Assignment: Among the records that follow, find the line with "A hardware arbiter is modeled as follows." and the line with "q7: q1, q3, q4, q5, q6". Set down those lines and all lines between them exactly, without adding anything.

Given records:
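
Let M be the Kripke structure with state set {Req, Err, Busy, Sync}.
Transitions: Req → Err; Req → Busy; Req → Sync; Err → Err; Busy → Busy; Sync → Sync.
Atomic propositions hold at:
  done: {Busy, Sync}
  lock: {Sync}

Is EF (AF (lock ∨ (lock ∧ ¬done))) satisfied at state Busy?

No

Sat(¬done) = {Req, Err}
Sat(lock ∧ ¬done) = ∅
Sat(lock ∨ (lock ∧ ¬done)) = {Sync}
AF (lock ∨ (lock ∧ ¬done)): least fixpoint, start Z0 = {Sync}, add states with every successor in Z. Already a fixed point.
Sat(AF (lock ∨ (lock ∧ ¬done))) = {Sync}
EF (AF (lock ∨ (lock ∧ ¬done))): least fixpoint, start Z0 = {Sync}, add states with some successor in Z. Z1 = {Req, Sync}; fixed.
Sat(EF (AF (lock ∨ (lock ∧ ¬done)))) = {Req, Sync}
Busy ∉ Sat(EF (AF (lock ∨ (lock ∧ ¬done)))) = {Req, Sync}, so the formula does not hold at Busy.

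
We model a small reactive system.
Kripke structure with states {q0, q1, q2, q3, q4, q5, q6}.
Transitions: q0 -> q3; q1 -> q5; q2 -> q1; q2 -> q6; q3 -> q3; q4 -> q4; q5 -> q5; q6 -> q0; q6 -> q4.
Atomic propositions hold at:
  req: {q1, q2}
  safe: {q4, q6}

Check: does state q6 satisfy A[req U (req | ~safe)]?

Sat(~safe) = {q0, q1, q2, q3, q5}
Sat(req | ~safe) = {q0, q1, q2, q3, q5}
A[req U (req | ~safe)]: least fixpoint, start Z0 = Sat((req | ~safe)) = {q0, q1, q2, q3, q5}, add states in Sat(req) with every successor in Z. Already a fixed point.
Sat(A[req U (req | ~safe)]) = {q0, q1, q2, q3, q5}
q6 ∉ Sat(A[req U (req | ~safe)]) = {q0, q1, q2, q3, q5}, so the formula does not hold at q6.

No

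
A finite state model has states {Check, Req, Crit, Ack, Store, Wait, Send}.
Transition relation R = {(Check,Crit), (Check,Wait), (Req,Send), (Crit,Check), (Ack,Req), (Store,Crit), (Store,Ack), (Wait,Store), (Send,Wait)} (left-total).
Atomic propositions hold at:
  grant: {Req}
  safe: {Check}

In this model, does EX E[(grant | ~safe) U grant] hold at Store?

Yes

Sat(~safe) = {Req, Crit, Ack, Store, Wait, Send}
Sat(grant | ~safe) = {Req, Crit, Ack, Store, Wait, Send}
E[(grant | ~safe) U grant]: least fixpoint, start Z0 = Sat(grant) = {Req}, add states in Sat(grant | ~safe) with some successor in Z. Z1 = {Req, Ack}; Z2 = {Req, Ack, Store}; Z3 = {Req, Ack, Store, Wait}; Z4 = {Req, Ack, Store, Wait, Send}; fixed.
Sat(E[(grant | ~safe) U grant]) = {Req, Ack, Store, Wait, Send}
Sat(EX E[(grant | ~safe) U grant]) = {s : some successor in {Req, Ack, Store, Wait, Send}} = {Check, Req, Ack, Store, Wait, Send}
Store ∈ Sat(EX E[(grant | ~safe) U grant]) = {Check, Req, Ack, Store, Wait, Send}, so the formula holds at Store.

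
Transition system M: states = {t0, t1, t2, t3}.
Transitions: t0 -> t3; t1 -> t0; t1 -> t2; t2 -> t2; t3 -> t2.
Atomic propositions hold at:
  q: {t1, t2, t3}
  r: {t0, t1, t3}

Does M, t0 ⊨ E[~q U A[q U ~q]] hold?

Yes

Sat(~q) = {t0}
A[q U ~q]: least fixpoint, start Z0 = Sat(~q) = {t0}, add states in Sat(q) with every successor in Z. Already a fixed point.
Sat(A[q U ~q]) = {t0}
E[~q U A[q U ~q]]: least fixpoint, start Z0 = Sat(A[q U ~q]) = {t0}, add states in Sat(~q) with some successor in Z. Already a fixed point.
Sat(E[~q U A[q U ~q]]) = {t0}
t0 ∈ Sat(E[~q U A[q U ~q]]) = {t0}, so the formula holds at t0.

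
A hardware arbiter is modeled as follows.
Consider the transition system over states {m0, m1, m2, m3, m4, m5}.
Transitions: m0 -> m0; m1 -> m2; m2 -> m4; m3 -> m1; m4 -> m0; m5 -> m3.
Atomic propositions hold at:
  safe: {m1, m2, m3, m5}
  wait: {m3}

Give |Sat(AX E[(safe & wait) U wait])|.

Sat(safe & wait) = {m3}
E[(safe & wait) U wait]: least fixpoint, start Z0 = Sat(wait) = {m3}, add states in Sat(safe & wait) with some successor in Z. Already a fixed point.
Sat(E[(safe & wait) U wait]) = {m3}
Sat(AX E[(safe & wait) U wait]) = {s : every successor in {m3}} = {m5}
|Sat(AX E[(safe & wait) U wait])| = |{m5}| = 1.

1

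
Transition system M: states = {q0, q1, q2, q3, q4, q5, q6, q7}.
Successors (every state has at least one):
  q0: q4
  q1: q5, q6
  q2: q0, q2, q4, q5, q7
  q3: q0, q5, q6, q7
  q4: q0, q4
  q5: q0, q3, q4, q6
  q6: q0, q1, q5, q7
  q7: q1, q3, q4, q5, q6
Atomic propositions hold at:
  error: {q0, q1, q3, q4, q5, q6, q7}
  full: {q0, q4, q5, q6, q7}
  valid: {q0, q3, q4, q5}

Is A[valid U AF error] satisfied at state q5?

AF error: least fixpoint, start Z0 = {q0, q1, q3, q4, q5, q6, q7}, add states with every successor in Z. Already a fixed point.
Sat(AF error) = {q0, q1, q3, q4, q5, q6, q7}
A[valid U AF error]: least fixpoint, start Z0 = Sat(AF error) = {q0, q1, q3, q4, q5, q6, q7}, add states in Sat(valid) with every successor in Z. Already a fixed point.
Sat(A[valid U AF error]) = {q0, q1, q3, q4, q5, q6, q7}
q5 ∈ Sat(A[valid U AF error]) = {q0, q1, q3, q4, q5, q6, q7}, so the formula holds at q5.

Yes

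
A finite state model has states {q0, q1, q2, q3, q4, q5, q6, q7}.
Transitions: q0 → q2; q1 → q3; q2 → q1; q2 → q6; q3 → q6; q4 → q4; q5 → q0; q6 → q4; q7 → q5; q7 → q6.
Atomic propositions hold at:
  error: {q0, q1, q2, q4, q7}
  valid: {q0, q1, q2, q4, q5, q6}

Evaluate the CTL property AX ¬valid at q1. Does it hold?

Sat(¬valid) = {q3, q7}
Sat(AX ¬valid) = {s : every successor in {q3, q7}} = {q1}
q1 ∈ Sat(AX ¬valid) = {q1}, so the formula holds at q1.

Yes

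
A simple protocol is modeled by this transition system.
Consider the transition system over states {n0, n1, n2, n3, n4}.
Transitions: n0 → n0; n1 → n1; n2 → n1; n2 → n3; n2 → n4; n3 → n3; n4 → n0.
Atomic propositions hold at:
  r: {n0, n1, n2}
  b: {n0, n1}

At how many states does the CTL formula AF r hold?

4

AF r: least fixpoint, start Z0 = {n0, n1, n2}, add states with every successor in Z. Z1 = {n0, n1, n2, n4}; fixed.
Sat(AF r) = {n0, n1, n2, n4}
|Sat(AF r)| = |{n0, n1, n2, n4}| = 4.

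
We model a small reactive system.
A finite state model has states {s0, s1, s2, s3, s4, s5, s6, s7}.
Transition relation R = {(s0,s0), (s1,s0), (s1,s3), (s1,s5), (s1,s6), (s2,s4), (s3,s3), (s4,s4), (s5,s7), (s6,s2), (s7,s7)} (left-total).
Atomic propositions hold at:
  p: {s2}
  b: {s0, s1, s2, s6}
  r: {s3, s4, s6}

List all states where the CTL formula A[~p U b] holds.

{s0, s1, s2, s6}

Sat(~p) = {s0, s1, s3, s4, s5, s6, s7}
A[~p U b]: least fixpoint, start Z0 = Sat(b) = {s0, s1, s2, s6}, add states in Sat(~p) with every successor in Z. Already a fixed point.
Sat(A[~p U b]) = {s0, s1, s2, s6}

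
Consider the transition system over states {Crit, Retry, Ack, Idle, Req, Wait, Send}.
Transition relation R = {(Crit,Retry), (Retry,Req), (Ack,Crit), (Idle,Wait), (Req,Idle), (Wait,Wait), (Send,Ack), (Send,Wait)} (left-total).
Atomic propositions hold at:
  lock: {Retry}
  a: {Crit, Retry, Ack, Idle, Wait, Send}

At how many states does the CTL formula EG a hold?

EG a: greatest fixpoint, start Z0 = {Crit, Retry, Ack, Idle, Wait, Send}, keep only states in Sat with some successor in Z. Z1 = {Crit, Ack, Idle, Wait, Send}; Z2 = {Ack, Idle, Wait, Send}; Z3 = {Idle, Wait, Send}; fixed.
Sat(EG a) = {Idle, Wait, Send}
|Sat(EG a)| = |{Idle, Wait, Send}| = 3.

3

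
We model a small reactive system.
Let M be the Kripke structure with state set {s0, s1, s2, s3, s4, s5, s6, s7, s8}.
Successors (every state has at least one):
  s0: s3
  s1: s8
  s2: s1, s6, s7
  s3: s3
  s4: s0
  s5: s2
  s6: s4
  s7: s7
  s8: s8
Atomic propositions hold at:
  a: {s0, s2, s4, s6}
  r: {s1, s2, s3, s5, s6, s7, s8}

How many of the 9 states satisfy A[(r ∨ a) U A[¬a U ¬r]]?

3

Sat(r ∨ a) = {s0, s1, s2, s3, s4, s5, s6, s7, s8}
Sat(¬a) = {s1, s3, s5, s7, s8}
Sat(¬r) = {s0, s4}
A[¬a U ¬r]: least fixpoint, start Z0 = Sat(¬r) = {s0, s4}, add states in Sat(¬a) with every successor in Z. Already a fixed point.
Sat(A[¬a U ¬r]) = {s0, s4}
A[(r ∨ a) U A[¬a U ¬r]]: least fixpoint, start Z0 = Sat(A[¬a U ¬r]) = {s0, s4}, add states in Sat(r ∨ a) with every successor in Z. Z1 = {s0, s4, s6}; fixed.
Sat(A[(r ∨ a) U A[¬a U ¬r]]) = {s0, s4, s6}
|Sat(A[(r ∨ a) U A[¬a U ¬r]])| = |{s0, s4, s6}| = 3.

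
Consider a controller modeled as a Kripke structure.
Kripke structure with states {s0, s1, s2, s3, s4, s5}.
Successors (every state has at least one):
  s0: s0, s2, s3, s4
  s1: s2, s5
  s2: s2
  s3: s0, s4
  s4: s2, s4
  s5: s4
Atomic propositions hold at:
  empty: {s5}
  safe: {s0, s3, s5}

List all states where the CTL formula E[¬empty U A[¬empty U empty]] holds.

{s1, s5}

Sat(¬empty) = {s0, s1, s2, s3, s4}
A[¬empty U empty]: least fixpoint, start Z0 = Sat(empty) = {s5}, add states in Sat(¬empty) with every successor in Z. Already a fixed point.
Sat(A[¬empty U empty]) = {s5}
E[¬empty U A[¬empty U empty]]: least fixpoint, start Z0 = Sat(A[¬empty U empty]) = {s5}, add states in Sat(¬empty) with some successor in Z. Z1 = {s1, s5}; fixed.
Sat(E[¬empty U A[¬empty U empty]]) = {s1, s5}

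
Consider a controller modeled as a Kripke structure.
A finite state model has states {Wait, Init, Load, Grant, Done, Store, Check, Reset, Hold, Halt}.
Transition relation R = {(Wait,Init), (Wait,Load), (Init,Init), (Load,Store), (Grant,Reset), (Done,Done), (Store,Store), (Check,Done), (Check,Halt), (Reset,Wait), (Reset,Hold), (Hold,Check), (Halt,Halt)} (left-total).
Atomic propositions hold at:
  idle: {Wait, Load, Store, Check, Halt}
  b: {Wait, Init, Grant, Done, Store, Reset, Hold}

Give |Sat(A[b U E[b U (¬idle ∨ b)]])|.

7

Sat(¬idle) = {Init, Grant, Done, Reset, Hold}
Sat(¬idle ∨ b) = {Wait, Init, Grant, Done, Store, Reset, Hold}
E[b U (¬idle ∨ b)]: least fixpoint, start Z0 = Sat((¬idle ∨ b)) = {Wait, Init, Grant, Done, Store, Reset, Hold}, add states in Sat(b) with some successor in Z. Already a fixed point.
Sat(E[b U (¬idle ∨ b)]) = {Wait, Init, Grant, Done, Store, Reset, Hold}
A[b U E[b U (¬idle ∨ b)]]: least fixpoint, start Z0 = Sat(E[b U (¬idle ∨ b)]) = {Wait, Init, Grant, Done, Store, Reset, Hold}, add states in Sat(b) with every successor in Z. Already a fixed point.
Sat(A[b U E[b U (¬idle ∨ b)]]) = {Wait, Init, Grant, Done, Store, Reset, Hold}
|Sat(A[b U E[b U (¬idle ∨ b)]])| = |{Wait, Init, Grant, Done, Store, Reset, Hold}| = 7.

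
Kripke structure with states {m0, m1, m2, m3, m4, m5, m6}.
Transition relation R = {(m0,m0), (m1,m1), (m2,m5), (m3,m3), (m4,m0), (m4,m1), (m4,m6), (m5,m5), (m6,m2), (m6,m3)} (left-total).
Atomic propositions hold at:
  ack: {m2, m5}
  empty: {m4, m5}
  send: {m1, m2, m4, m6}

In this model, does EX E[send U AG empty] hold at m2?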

Answer space:
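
A hardware arbiter is modeled as follows.
Consider the transition system over states {m0, m1, m2, m3, m4, m5}.
Transitions: m0 -> m0; m1 -> m2; m2 -> m4; m3 -> m1; m4 -> m0; m5 -> m3.
Atomic propositions hold at:
  safe: {m1, m2, m3, m5}
  wait: {m3}

Give |Sat(AX E[(safe & wait) U wait])|.

Sat(safe & wait) = {m3}
E[(safe & wait) U wait]: least fixpoint, start Z0 = Sat(wait) = {m3}, add states in Sat(safe & wait) with some successor in Z. Already a fixed point.
Sat(E[(safe & wait) U wait]) = {m3}
Sat(AX E[(safe & wait) U wait]) = {s : every successor in {m3}} = {m5}
|Sat(AX E[(safe & wait) U wait])| = |{m5}| = 1.

1

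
Transition system M: states = {q0, q1, q2, q3, q4, q5, q6, q7}.
Successors (every state has at least one):
  q0: q4
  q1: q5, q6
  q2: q0, q2, q4, q5, q7
  q3: q0, q5, q6, q7
  q4: q0, q4
  q5: q0, q3, q4, q6
  q6: q0, q1, q5, q7
  q7: q1, q3, q4, q5, q6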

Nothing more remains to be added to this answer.